WORK INSTRUCTION ▸ Pull every line from the records that has the word "edges" in it.

** Opening RECORDS TO PROCESS block **

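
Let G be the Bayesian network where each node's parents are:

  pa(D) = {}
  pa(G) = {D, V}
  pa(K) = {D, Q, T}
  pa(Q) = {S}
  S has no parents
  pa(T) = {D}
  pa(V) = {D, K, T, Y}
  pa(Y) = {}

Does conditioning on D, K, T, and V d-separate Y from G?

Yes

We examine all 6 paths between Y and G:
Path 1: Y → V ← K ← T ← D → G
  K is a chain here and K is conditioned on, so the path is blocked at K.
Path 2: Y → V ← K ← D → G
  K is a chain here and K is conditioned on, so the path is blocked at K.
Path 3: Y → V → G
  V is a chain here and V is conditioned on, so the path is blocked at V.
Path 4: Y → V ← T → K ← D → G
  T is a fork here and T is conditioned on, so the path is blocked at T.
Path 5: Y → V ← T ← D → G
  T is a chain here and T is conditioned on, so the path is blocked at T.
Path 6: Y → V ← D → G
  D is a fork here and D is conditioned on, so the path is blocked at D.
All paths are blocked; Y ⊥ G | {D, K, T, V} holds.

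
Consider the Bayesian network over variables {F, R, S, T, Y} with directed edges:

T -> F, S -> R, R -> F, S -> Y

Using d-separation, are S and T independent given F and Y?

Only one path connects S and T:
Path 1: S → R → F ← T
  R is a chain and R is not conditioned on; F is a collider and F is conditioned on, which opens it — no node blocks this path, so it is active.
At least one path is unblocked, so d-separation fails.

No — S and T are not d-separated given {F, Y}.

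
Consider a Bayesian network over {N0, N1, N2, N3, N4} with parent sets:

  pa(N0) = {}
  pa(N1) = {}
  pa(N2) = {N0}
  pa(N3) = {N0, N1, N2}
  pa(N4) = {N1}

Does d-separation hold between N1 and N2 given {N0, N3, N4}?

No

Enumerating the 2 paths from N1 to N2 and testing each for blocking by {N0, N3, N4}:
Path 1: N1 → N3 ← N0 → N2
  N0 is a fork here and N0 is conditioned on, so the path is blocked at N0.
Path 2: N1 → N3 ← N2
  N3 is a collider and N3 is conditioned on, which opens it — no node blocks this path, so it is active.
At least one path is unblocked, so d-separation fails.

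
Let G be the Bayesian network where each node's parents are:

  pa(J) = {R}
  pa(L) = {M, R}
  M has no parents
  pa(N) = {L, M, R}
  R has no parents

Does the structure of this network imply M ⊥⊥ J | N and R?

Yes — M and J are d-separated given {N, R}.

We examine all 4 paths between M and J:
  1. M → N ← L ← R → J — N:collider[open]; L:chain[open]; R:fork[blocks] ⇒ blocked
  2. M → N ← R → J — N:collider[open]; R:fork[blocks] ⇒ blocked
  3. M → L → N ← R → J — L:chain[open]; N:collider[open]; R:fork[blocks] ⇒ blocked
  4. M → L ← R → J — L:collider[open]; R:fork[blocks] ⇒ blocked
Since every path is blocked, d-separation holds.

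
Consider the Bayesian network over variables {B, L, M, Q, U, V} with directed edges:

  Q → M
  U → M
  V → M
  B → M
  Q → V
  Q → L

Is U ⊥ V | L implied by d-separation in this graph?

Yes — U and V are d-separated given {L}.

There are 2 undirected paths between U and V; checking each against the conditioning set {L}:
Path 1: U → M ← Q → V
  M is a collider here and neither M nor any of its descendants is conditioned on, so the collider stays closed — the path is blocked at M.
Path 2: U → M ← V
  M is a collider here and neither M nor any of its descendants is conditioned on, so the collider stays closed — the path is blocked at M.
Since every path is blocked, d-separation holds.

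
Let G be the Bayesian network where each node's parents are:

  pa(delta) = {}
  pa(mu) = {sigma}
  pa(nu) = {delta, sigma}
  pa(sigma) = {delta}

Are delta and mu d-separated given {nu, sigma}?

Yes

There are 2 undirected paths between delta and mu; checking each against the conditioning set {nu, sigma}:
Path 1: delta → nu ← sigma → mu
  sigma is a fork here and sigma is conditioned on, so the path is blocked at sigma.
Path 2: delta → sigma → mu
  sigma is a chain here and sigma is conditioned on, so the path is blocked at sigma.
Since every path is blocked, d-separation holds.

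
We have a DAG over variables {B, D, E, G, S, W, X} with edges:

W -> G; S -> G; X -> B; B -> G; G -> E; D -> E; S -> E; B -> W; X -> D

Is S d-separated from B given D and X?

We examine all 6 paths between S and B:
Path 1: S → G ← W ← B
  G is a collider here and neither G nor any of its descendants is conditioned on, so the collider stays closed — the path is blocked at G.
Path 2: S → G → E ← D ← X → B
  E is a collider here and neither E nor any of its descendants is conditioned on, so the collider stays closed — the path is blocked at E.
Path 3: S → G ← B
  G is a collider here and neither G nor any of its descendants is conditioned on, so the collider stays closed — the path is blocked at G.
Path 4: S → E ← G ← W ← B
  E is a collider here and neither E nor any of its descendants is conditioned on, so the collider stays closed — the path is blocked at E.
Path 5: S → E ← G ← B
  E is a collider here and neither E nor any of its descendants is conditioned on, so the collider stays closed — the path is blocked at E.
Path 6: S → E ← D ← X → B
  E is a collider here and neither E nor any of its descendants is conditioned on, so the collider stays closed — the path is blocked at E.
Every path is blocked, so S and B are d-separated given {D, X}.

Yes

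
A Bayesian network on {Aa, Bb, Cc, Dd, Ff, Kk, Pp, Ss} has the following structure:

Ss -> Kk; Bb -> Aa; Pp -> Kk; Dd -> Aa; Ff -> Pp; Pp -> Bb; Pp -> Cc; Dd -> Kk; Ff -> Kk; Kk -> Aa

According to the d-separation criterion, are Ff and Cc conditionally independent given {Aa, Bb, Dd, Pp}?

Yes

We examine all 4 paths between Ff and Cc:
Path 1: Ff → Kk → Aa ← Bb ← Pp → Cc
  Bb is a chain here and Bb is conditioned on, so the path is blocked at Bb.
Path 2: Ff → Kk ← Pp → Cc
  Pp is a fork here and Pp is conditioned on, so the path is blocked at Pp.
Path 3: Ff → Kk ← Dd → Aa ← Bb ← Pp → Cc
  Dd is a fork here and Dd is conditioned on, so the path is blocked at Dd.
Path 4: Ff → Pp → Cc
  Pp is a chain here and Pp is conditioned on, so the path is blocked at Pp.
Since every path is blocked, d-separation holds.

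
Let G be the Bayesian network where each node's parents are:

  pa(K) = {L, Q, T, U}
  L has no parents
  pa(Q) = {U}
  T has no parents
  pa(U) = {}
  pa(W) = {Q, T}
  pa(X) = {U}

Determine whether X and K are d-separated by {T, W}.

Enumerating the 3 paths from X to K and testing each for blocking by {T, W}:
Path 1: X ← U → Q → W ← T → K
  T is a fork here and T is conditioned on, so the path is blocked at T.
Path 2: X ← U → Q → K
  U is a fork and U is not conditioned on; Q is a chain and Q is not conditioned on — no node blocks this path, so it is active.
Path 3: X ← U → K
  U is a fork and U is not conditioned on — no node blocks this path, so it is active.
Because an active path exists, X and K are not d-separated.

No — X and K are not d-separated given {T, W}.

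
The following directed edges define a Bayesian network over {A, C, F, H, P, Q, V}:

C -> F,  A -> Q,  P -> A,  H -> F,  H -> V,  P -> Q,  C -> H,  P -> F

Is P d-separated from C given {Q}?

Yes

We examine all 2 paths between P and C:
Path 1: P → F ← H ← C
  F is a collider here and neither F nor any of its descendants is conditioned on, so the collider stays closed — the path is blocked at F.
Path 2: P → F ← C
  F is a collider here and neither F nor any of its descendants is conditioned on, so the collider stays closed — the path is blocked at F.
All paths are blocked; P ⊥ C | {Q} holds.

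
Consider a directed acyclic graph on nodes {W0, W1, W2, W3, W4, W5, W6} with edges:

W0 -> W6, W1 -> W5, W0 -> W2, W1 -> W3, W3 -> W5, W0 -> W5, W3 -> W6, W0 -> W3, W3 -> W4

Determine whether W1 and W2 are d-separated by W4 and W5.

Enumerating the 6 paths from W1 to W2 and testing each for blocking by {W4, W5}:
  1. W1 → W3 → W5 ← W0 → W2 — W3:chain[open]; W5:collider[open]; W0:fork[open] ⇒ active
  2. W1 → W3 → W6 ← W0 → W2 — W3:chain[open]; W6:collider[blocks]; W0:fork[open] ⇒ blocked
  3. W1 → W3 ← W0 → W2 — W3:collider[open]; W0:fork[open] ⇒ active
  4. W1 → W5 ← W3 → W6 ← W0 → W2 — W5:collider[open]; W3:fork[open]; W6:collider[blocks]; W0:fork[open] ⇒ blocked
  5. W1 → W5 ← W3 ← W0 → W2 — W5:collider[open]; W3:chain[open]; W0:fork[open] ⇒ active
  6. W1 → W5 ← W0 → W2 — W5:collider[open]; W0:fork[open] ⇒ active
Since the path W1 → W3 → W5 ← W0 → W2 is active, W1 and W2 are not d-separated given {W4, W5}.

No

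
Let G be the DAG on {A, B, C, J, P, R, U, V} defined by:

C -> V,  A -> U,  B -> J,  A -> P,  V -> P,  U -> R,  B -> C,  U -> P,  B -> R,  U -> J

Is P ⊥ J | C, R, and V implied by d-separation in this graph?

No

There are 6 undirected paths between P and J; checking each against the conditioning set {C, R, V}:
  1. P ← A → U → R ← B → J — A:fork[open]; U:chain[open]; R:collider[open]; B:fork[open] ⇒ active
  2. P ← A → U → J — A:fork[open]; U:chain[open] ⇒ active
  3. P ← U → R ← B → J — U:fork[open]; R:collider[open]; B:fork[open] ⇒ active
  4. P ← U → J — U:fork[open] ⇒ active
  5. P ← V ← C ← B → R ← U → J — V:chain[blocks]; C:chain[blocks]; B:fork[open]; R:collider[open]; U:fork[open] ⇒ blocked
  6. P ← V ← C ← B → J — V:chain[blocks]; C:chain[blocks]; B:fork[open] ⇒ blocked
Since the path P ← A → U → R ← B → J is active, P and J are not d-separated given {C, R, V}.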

** Closing RECORDS TO PROCESS block **

REPLY TO THE TASK ▸
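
Consider the Bayesian network over variables {F, R, S, T, Y} with directed edges:
Consider the Bayesian network over variables {B, L, M, Q, U, V} with directed edges:
We have a DAG over variables {B, D, E, G, S, W, X} with edges:
The following directed edges define a Bayesian network over {A, C, F, H, P, Q, V}:
Consider a directed acyclic graph on nodes {W0, W1, W2, W3, W4, W5, W6} with edges: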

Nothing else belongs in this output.